Write out every entry once more, character for character.

=== Given data ===
[Start of section]

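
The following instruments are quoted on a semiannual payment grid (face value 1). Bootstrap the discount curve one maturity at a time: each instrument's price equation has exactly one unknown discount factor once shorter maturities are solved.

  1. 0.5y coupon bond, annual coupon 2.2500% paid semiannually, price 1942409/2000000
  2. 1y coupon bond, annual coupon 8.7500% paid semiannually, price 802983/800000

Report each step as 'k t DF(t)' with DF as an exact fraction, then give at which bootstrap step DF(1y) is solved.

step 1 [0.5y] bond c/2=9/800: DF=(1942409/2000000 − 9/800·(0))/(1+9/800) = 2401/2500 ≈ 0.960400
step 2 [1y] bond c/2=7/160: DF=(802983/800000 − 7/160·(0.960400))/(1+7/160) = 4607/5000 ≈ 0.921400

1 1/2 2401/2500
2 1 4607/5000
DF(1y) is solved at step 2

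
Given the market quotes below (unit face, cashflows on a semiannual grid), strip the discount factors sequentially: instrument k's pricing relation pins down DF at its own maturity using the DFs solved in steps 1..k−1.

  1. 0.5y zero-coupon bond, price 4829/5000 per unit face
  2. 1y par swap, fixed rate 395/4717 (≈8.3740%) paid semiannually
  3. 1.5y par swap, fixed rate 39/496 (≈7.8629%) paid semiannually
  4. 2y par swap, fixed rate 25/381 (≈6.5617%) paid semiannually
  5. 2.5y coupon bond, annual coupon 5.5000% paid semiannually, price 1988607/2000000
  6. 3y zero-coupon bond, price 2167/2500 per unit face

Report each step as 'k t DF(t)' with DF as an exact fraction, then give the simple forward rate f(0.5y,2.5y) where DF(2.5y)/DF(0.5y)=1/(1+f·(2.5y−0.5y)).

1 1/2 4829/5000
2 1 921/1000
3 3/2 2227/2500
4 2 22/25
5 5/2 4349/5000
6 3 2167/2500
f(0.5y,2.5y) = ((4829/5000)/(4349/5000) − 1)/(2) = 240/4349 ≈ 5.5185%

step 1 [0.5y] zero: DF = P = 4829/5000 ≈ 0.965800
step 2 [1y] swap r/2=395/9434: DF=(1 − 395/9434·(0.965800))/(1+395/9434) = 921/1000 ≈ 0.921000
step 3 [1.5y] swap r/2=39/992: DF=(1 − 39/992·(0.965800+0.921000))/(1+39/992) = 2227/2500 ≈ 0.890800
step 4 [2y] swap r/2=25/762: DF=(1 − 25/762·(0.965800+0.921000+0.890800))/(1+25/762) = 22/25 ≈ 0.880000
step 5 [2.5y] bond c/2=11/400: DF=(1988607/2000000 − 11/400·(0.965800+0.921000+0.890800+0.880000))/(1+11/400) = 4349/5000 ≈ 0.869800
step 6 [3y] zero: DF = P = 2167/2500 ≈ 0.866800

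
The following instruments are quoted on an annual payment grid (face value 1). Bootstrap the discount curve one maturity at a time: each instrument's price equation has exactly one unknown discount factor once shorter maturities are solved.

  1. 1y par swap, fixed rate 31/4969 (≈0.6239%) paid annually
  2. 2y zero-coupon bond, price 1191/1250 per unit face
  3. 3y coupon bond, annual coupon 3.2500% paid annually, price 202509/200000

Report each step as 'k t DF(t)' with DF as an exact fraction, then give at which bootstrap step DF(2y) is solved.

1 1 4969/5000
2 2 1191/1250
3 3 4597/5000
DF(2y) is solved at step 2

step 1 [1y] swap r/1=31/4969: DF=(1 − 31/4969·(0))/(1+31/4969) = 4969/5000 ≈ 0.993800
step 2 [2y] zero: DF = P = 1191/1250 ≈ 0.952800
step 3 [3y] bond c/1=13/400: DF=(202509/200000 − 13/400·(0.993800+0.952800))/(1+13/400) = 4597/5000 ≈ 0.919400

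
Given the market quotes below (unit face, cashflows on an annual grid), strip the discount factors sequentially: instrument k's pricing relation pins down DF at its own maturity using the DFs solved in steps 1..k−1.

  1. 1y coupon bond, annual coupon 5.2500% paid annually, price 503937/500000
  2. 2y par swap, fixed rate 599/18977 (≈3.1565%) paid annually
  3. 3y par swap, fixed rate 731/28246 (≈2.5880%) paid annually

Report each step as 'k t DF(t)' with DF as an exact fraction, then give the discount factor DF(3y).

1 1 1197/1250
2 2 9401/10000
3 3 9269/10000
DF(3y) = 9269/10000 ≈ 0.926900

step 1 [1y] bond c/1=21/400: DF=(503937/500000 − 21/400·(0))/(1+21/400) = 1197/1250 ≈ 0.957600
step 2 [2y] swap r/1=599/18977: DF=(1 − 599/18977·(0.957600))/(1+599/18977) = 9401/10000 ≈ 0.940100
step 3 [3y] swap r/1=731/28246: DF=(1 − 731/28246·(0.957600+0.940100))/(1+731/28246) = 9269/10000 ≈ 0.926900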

[End of section]

=== Exercise result ===
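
The following instruments are quoted on a semiannual payment grid (face value 1). Bootstrap the discount curve one maturity at a time: each instrument's price equation has exactly one unknown discount factor once shorter maturities are solved.

  1. 0.5y coupon bond, annual coupon 2.2500% paid semiannually, price 1942409/2000000
  2. 1y coupon bond, annual coupon 8.7500% paid semiannually, price 802983/800000

Report each step as 'k t DF(t)' with DF as an exact fraction, then give at which bootstrap step DF(1y) is solved.

step 1 [0.5y] bond c/2=9/800: DF=(1942409/2000000 − 9/800·(0))/(1+9/800) = 2401/2500 ≈ 0.960400
step 2 [1y] bond c/2=7/160: DF=(802983/800000 − 7/160·(0.960400))/(1+7/160) = 4607/5000 ≈ 0.921400

1 1/2 2401/2500
2 1 4607/5000
DF(1y) is solved at step 2

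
Given the market quotes below (unit face, cashflows on a semiannual grid), strip the discount factors sequentially: instrument k's pricing relation pins down DF at its own maturity using the DFs solved in steps 1..k−1.

  1. 0.5y zero-coupon bond, price 4829/5000 per unit face
  2. 1y par swap, fixed rate 395/4717 (≈8.3740%) paid semiannually
  3. 1.5y par swap, fixed rate 39/496 (≈7.8629%) paid semiannually
  4. 2y par swap, fixed rate 25/381 (≈6.5617%) paid semiannually
  5. 2.5y coupon bond, annual coupon 5.5000% paid semiannually, price 1988607/2000000
  6. 3y zero-coupon bond, price 2167/2500 per unit face

Report each step as 'k t DF(t)' with DF as an exact fraction, then give the simple forward rate f(0.5y,2.5y) where DF(2.5y)/DF(0.5y)=1/(1+f·(2.5y−0.5y)).

1 1/2 4829/5000
2 1 921/1000
3 3/2 2227/2500
4 2 22/25
5 5/2 4349/5000
6 3 2167/2500
f(0.5y,2.5y) = ((4829/5000)/(4349/5000) − 1)/(2) = 240/4349 ≈ 5.5185%

step 1 [0.5y] zero: DF = P = 4829/5000 ≈ 0.965800
step 2 [1y] swap r/2=395/9434: DF=(1 − 395/9434·(0.965800))/(1+395/9434) = 921/1000 ≈ 0.921000
step 3 [1.5y] swap r/2=39/992: DF=(1 − 39/992·(0.965800+0.921000))/(1+39/992) = 2227/2500 ≈ 0.890800
step 4 [2y] swap r/2=25/762: DF=(1 − 25/762·(0.965800+0.921000+0.890800))/(1+25/762) = 22/25 ≈ 0.880000
step 5 [2.5y] bond c/2=11/400: DF=(1988607/2000000 − 11/400·(0.965800+0.921000+0.890800+0.880000))/(1+11/400) = 4349/5000 ≈ 0.869800
step 6 [3y] zero: DF = P = 2167/2500 ≈ 0.866800

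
The following instruments are quoted on an annual payment grid (face value 1). Bootstrap the discount curve one maturity at a time: each instrument's price equation has exactly one unknown discount factor once shorter maturities are solved.

  1. 1y par swap, fixed rate 31/4969 (≈0.6239%) paid annually
  2. 2y zero-coupon bond, price 1191/1250 per unit face
  3. 3y coupon bond, annual coupon 3.2500% paid annually, price 202509/200000

Report each step as 'k t DF(t)' with DF as an exact fraction, then give at which bootstrap step DF(2y) is solved.

1 1 4969/5000
2 2 1191/1250
3 3 4597/5000
DF(2y) is solved at step 2

step 1 [1y] swap r/1=31/4969: DF=(1 − 31/4969·(0))/(1+31/4969) = 4969/5000 ≈ 0.993800
step 2 [2y] zero: DF = P = 1191/1250 ≈ 0.952800
step 3 [3y] bond c/1=13/400: DF=(202509/200000 − 13/400·(0.993800+0.952800))/(1+13/400) = 4597/5000 ≈ 0.919400

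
Given the market quotes below (unit face, cashflows on an annual grid), strip the discount factors sequentially: instrument k's pricing relation pins down DF at its own maturity using the DFs solved in steps 1..k−1.

  1. 1y coupon bond, annual coupon 5.2500% paid annually, price 503937/500000
  2. 2y par swap, fixed rate 599/18977 (≈3.1565%) paid annually
  3. 3y par swap, fixed rate 731/28246 (≈2.5880%) paid annually

Report each step as 'k t DF(t)' with DF as an exact fraction, then give the discount factor DF(3y).

1 1 1197/1250
2 2 9401/10000
3 3 9269/10000
DF(3y) = 9269/10000 ≈ 0.926900

step 1 [1y] bond c/1=21/400: DF=(503937/500000 − 21/400·(0))/(1+21/400) = 1197/1250 ≈ 0.957600
step 2 [2y] swap r/1=599/18977: DF=(1 − 599/18977·(0.957600))/(1+599/18977) = 9401/10000 ≈ 0.940100
step 3 [3y] swap r/1=731/28246: DF=(1 − 731/28246·(0.957600+0.940100))/(1+731/28246) = 9269/10000 ≈ 0.926900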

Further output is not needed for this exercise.